▶ What needs to be done:
Print the records below word for word, beginning with the first line and ending once the line containing "Answer: 2524960134102/157804296257 ≈ 16.001" is printed.

Data extracted from a collection:
========================================

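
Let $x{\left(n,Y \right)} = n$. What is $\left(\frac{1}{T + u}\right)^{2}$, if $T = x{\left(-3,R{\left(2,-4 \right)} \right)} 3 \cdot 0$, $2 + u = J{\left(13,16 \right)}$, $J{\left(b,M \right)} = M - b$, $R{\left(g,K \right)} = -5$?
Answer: $1$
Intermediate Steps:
$u = 1$ ($u = -2 + \left(16 - 13\right) = -2 + 3 = 1$)
$T = 0$ ($T = \left(-3\right) 3 \cdot 0 = \left(-9\right) 0 = 0$)
$\left(\frac{1}{T + u}\right)^{2} = \left(\frac{1}{0 + 1}\right)^{2} = \left(1^{-1}\right)^{2} = 1^{2} = 1$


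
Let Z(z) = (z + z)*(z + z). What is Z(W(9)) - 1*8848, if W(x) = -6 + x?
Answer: -8812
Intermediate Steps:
Z(z) = 4*z**2 (Z(z) = (2*z)*(2*z) = 4*z**2)
Z(W(9)) - 1*8848 = 4*(-6 + 9)**2 - 1*8848 = 4*3**2 - 8848 = 4*9 - 8848 = 36 - 8848 = -8812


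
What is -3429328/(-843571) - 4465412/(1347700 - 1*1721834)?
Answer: 2524960134102/157804296257 ≈ 16.001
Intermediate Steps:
-3429328/(-843571) - 4465412/(1347700 - 1*1721834) = -3429328*(-1/843571) - 4465412/(1347700 - 1721834) = 3429328/843571 - 4465412/(-374134) = 3429328/843571 - 4465412*(-1/374134) = 3429328/843571 + 2232706/187067 = 2524960134102/157804296257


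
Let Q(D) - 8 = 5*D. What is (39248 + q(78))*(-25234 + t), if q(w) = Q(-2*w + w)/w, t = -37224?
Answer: -95590782298/39 ≈ -2.4510e+9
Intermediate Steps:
Q(D) = 8 + 5*D
q(w) = (8 - 5*w)/w (q(w) = (8 + 5*(-2*w + w))/w = (8 + 5*(-w))/w = (8 - 5*w)/w)
(39248 + q(78))*(-25234 + t) = (39248 + (-5 + 8/78))*(-25234 - 37224) = (39248 + (-5 + 8*(1/78)))*(-62458) = (39248 + (-5 + 4/39))*(-62458) = (39248 - 191/39)*(-62458) = (1530481/39)*(-62458) = -95590782298/39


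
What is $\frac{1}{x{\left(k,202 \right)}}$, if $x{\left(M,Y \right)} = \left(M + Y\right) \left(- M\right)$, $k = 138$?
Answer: $- \frac{1}{46920} \approx -2.1313 \cdot 10^{-5}$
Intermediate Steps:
$x{\left(M,Y \right)} = - M \left(M + Y\right)$
$\frac{1}{x{\left(k,202 \right)}} = \frac{1}{\left(-1\right) 138 \left(138 + 202\right)} = \frac{1}{\left(-1\right) 138 \cdot 340} = \frac{1}{-46920} = - \frac{1}{46920}$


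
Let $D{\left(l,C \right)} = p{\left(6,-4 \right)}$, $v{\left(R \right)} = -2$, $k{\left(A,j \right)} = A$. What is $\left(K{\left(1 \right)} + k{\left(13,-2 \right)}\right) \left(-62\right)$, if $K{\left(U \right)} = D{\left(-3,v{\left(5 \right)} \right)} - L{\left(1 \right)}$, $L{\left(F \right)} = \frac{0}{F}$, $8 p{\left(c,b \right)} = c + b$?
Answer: $- \frac{1643}{2} \approx -821.5$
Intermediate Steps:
$p{\left(c,b \right)} = \frac{b}{8} + \frac{c}{8}$ ($p{\left(c,b \right)} = \frac{c + b}{8} = \frac{b + c}{8} = \frac{b}{8} + \frac{c}{8}$)
$D{\left(l,C \right)} = \frac{1}{4}$ ($D{\left(l,C \right)} = \frac{1}{8} \left(-4\right) + \frac{1}{8} \cdot 6 = - \frac{1}{2} + \frac{3}{4} = \frac{1}{4}$)
$L{\left(F \right)} = 0$
$K{\left(U \right)} = \frac{1}{4}$ ($K{\left(U \right)} = \frac{1}{4} - 0 = \frac{1}{4} + 0 = \frac{1}{4}$)
$\left(K{\left(1 \right)} + k{\left(13,-2 \right)}\right) \left(-62\right) = \left(\frac{1}{4} + 13\right) \left(-62\right) = \frac{53}{4} \left(-62\right) = - \frac{1643}{2}$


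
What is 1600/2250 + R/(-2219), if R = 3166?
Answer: -71462/99855 ≈ -0.71566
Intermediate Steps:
1600/2250 + R/(-2219) = 1600/2250 + 3166/(-2219) = 1600*(1/2250) + 3166*(-1/2219) = 32/45 - 3166/2219 = -71462/99855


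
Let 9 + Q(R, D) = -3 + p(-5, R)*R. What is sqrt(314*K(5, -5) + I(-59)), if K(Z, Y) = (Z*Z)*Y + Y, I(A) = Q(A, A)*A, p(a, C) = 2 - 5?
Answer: I*sqrt(50555) ≈ 224.84*I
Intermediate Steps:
p(a, C) = -3
Q(R, D) = -12 - 3*R (Q(R, D) = -9 + (-3 - 3*R) = -12 - 3*R)
I(A) = A*(-12 - 3*A) (I(A) = (-12 - 3*A)*A = A*(-12 - 3*A))
K(Z, Y) = Y + Y*Z**2 (K(Z, Y) = Z**2*Y + Y = Y*Z**2 + Y = Y + Y*Z**2)
sqrt(314*K(5, -5) + I(-59)) = sqrt(314*(-5*(1 + 5**2)) + 3*(-59)*(-4 - 1*(-59))) = sqrt(314*(-5*(1 + 25)) + 3*(-59)*(-4 + 59)) = sqrt(314*(-5*26) + 3*(-59)*55) = sqrt(314*(-130) - 9735) = sqrt(-40820 - 9735) = sqrt(-50555) = I*sqrt(50555)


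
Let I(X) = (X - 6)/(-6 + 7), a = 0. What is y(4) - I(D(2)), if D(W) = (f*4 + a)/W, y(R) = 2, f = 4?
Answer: 0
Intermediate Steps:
D(W) = 16/W (D(W) = (4*4 + 0)/W = (16 + 0)/W = 16/W)
I(X) = -6 + X (I(X) = (-6 + X)/1 = (-6 + X)*1 = -6 + X)
y(4) - I(D(2)) = 2 - (-6 + 16/2) = 2 - (-6 + 16*(1/2)) = 2 - (-6 + 8) = 2 - 1*2 = 2 - 2 = 0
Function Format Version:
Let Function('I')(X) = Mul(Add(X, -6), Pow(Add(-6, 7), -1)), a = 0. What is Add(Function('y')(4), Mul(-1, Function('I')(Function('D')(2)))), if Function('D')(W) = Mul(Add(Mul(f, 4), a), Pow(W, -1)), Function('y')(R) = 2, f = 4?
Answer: 0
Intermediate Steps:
Function('D')(W) = Mul(16, Pow(W, -1)) (Function('D')(W) = Mul(Add(Mul(4, 4), 0), Pow(W, -1)) = Mul(Add(16, 0), Pow(W, -1)) = Mul(16, Pow(W, -1)))
Function('I')(X) = Add(-6, X) (Function('I')(X) = Mul(Add(-6, X), Pow(1, -1)) = Mul(Add(-6, X), 1) = Add(-6, X))
Add(Function('y')(4), Mul(-1, Function('I')(Function('D')(2)))) = Add(2, Mul(-1, Add(-6, Mul(16, Pow(2, -1))))) = Add(2, Mul(-1, Add(-6, Mul(16, Rational(1, 2))))) = Add(2, Mul(-1, Add(-6, 8))) = Add(2, Mul(-1, 2)) = Add(2, -2) = 0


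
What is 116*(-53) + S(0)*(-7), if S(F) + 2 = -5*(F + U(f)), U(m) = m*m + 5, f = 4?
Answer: -5399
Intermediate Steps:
U(m) = 5 + m² (U(m) = m² + 5 = 5 + m²)
S(F) = -107 - 5*F (S(F) = -2 - 5*(F + (5 + 4²)) = -2 - 5*(F + (5 + 16)) = -2 - 5*(F + 21) = -2 - 5*(21 + F) = -2 + (-105 - 5*F) = -107 - 5*F)
116*(-53) + S(0)*(-7) = 116*(-53) + (-107 - 5*0)*(-7) = -6148 + (-107 + 0)*(-7) = -6148 - 107*(-7) = -6148 + 749 = -5399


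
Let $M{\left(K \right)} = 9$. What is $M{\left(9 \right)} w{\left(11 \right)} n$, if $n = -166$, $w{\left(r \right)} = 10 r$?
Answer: $-164340$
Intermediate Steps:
$M{\left(9 \right)} w{\left(11 \right)} n = 9 \cdot 10 \cdot 11 \left(-166\right) = 9 \cdot 110 \left(-166\right) = 990 \left(-166\right) = -164340$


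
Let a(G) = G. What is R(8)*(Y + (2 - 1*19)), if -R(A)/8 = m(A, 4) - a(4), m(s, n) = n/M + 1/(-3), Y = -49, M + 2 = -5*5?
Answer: -21296/9 ≈ -2366.2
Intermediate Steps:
M = -27 (M = -2 - 5*5 = -2 - 25 = -27)
m(s, n) = -⅓ - n/27 (m(s, n) = n/(-27) + 1/(-3) = n*(-1/27) + 1*(-⅓) = -n/27 - ⅓ = -⅓ - n/27)
R(A) = 968/27 (R(A) = -8*((-⅓ - 1/27*4) - 1*4) = -8*((-⅓ - 4/27) - 4) = -8*(-13/27 - 4) = -8*(-121/27) = 968/27)
R(8)*(Y + (2 - 1*19)) = 968*(-49 + (2 - 1*19))/27 = 968*(-49 + (2 - 19))/27 = 968*(-49 - 17)/27 = (968/27)*(-66) = -21296/9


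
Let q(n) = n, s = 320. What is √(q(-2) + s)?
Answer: √318 ≈ 17.833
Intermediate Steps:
√(q(-2) + s) = √(-2 + 320) = √318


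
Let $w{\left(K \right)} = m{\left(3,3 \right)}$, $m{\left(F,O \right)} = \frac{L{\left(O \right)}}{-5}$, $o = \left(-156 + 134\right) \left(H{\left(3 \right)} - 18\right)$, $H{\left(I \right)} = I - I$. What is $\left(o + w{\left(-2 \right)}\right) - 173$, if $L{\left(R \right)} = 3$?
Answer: $\frac{1112}{5} \approx 222.4$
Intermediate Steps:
$H{\left(I \right)} = 0$
$o = 396$ ($o = \left(-156 + 134\right) \left(0 - 18\right) = \left(-22\right) \left(-18\right) = 396$)
$m{\left(F,O \right)} = - \frac{3}{5}$ ($m{\left(F,O \right)} = \frac{3}{-5} = 3 \left(- \frac{1}{5}\right) = - \frac{3}{5}$)
$w{\left(K \right)} = - \frac{3}{5}$
$\left(o + w{\left(-2 \right)}\right) - 173 = \left(396 - \frac{3}{5}\right) - 173 = \frac{1977}{5} - 173 = \frac{1112}{5}$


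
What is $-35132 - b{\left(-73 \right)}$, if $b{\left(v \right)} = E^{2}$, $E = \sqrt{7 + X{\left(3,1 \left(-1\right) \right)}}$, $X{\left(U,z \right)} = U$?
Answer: $-35142$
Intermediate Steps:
$E = \sqrt{10}$ ($E = \sqrt{7 + 3} = \sqrt{10} \approx 3.1623$)
$b{\left(v \right)} = 10$ ($b{\left(v \right)} = \left(\sqrt{10}\right)^{2} = 10$)
$-35132 - b{\left(-73 \right)} = -35132 - 10 = -35142$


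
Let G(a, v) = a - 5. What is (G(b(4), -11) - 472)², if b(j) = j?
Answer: 223729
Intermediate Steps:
G(a, v) = -5 + a
(G(b(4), -11) - 472)² = ((-5 + 4) - 472)² = (-1 - 472)² = (-473)² = 223729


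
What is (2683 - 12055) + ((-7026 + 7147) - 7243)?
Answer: -16494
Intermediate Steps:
(2683 - 12055) + ((-7026 + 7147) - 7243) = -9372 + (121 - 7243) = -9372 - 7122 = -16494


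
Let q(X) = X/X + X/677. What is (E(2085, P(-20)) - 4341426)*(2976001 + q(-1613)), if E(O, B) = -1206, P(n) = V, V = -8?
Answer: -8749325382522312/677 ≈ -1.2924e+13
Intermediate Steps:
P(n) = -8
q(X) = 1 + X/677 (q(X) = 1 + X*(1/677) = 1 + X/677)
(E(2085, P(-20)) - 4341426)*(2976001 + q(-1613)) = (-1206 - 4341426)*(2976001 + (1 + (1/677)*(-1613))) = -4342632*(2976001 + (1 - 1613/677)) = -4342632*(2976001 - 936/677) = -4342632*2014751741/677 = -8749325382522312/677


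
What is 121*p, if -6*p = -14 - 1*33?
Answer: 5687/6 ≈ 947.83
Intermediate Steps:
p = 47/6 (p = -(-14 - 1*33)/6 = -(-14 - 33)/6 = -⅙*(-47) = 47/6 ≈ 7.8333)
121*p = 121*(47/6) = 5687/6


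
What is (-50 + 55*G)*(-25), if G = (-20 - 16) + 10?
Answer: 37000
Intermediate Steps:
G = -26 (G = -36 + 10 = -26)
(-50 + 55*G)*(-25) = (-50 + 55*(-26))*(-25) = (-50 - 1430)*(-25) = -1480*(-25) = 37000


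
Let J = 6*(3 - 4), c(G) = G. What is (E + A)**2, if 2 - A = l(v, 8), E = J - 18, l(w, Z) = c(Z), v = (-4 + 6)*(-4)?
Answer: 900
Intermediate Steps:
v = -8 (v = 2*(-4) = -8)
l(w, Z) = Z
J = -6 (J = 6*(-1) = -6)
E = -24 (E = -6 - 18 = -24)
A = -6 (A = 2 - 1*8 = 2 - 8 = -6)
(E + A)**2 = (-24 - 6)**2 = (-30)**2 = 900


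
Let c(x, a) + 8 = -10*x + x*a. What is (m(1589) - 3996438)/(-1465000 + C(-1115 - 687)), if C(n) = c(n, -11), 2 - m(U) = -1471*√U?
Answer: 1998218/713583 - 1471*√1589/1427166 ≈ 2.7592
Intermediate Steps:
m(U) = 2 + 1471*√U (m(U) = 2 - (-1471)*√U = 2 + 1471*√U)
c(x, a) = -8 - 10*x + a*x (c(x, a) = -8 + (-10*x + x*a) = -8 + (-10*x + a*x) = -8 - 10*x + a*x)
C(n) = -8 - 21*n (C(n) = -8 - 10*n - 11*n = -8 - 21*n)
(m(1589) - 3996438)/(-1465000 + C(-1115 - 687)) = ((2 + 1471*√1589) - 3996438)/(-1465000 + (-8 - 21*(-1115 - 687))) = (-3996436 + 1471*√1589)/(-1465000 + (-8 - 21*(-1802))) = (-3996436 + 1471*√1589)/(-1465000 + (-8 + 37842)) = (-3996436 + 1471*√1589)/(-1465000 + 37834) = (-3996436 + 1471*√1589)/(-1427166) = (-3996436 + 1471*√1589)*(-1/1427166) = 1998218/713583 - 1471*√1589/1427166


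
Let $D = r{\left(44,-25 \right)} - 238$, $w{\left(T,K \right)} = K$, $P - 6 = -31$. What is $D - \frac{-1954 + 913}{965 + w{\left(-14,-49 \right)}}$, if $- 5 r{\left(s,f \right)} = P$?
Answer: $- \frac{212387}{916} \approx -231.86$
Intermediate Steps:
$P = -25$ ($P = 6 - 31 = -25$)
$r{\left(s,f \right)} = 5$ ($r{\left(s,f \right)} = \left(- \frac{1}{5}\right) \left(-25\right) = 5$)
$D = -233$ ($D = 5 - 238 = -233$)
$D - \frac{-1954 + 913}{965 + w{\left(-14,-49 \right)}} = -233 - \frac{-1954 + 913}{965 - 49} = -233 - - \frac{1041}{916} = -233 + \frac{1041}{916} = - \frac{212387}{916}$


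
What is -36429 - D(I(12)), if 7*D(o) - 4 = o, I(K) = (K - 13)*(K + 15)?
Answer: -254980/7 ≈ -36426.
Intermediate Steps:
I(K) = (-13 + K)*(15 + K)
D(o) = 4/7 + o/7
-36429 - D(I(12)) = -36429 - (4/7 + (-195 + 12**2 + 2*12)/7) = -36429 - (4/7 + (-195 + 144 + 24)/7) = -36429 - (4/7 + (1/7)*(-27)) = -36429 - (4/7 - 27/7) = -36429 - 1*(-23/7) = -36429 + 23/7 = -254980/7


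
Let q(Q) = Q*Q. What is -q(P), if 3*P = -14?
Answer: -196/9 ≈ -21.778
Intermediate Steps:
P = -14/3 (P = (⅓)*(-14) = -14/3 ≈ -4.6667)
q(Q) = Q²
-q(P) = -(-14/3)² = -1*196/9 = -196/9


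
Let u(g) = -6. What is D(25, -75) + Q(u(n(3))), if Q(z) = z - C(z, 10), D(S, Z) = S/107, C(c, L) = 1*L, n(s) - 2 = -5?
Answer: -1687/107 ≈ -15.766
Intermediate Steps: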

========================================

▶ Solved exercise:
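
Let $x{\left(n,Y \right)} = n$. What is $\left(\frac{1}{T + u}\right)^{2}$, if $T = x{\left(-3,R{\left(2,-4 \right)} \right)} 3 \cdot 0$, $2 + u = J{\left(13,16 \right)}$, $J{\left(b,M \right)} = M - b$, $R{\left(g,K \right)} = -5$?
Answer: $1$
Intermediate Steps:
$u = 1$ ($u = -2 + \left(16 - 13\right) = -2 + 3 = 1$)
$T = 0$ ($T = \left(-3\right) 3 \cdot 0 = \left(-9\right) 0 = 0$)
$\left(\frac{1}{T + u}\right)^{2} = \left(\frac{1}{0 + 1}\right)^{2} = \left(1^{-1}\right)^{2} = 1^{2} = 1$


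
Let Z(z) = (z + z)*(z + z). What is Z(W(9)) - 1*8848, if W(x) = -6 + x?
Answer: -8812
Intermediate Steps:
Z(z) = 4*z**2 (Z(z) = (2*z)*(2*z) = 4*z**2)
Z(W(9)) - 1*8848 = 4*(-6 + 9)**2 - 1*8848 = 4*3**2 - 8848 = 4*9 - 8848 = 36 - 8848 = -8812


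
What is -3429328/(-843571) - 4465412/(1347700 - 1*1721834)?
Answer: 2524960134102/157804296257 ≈ 16.001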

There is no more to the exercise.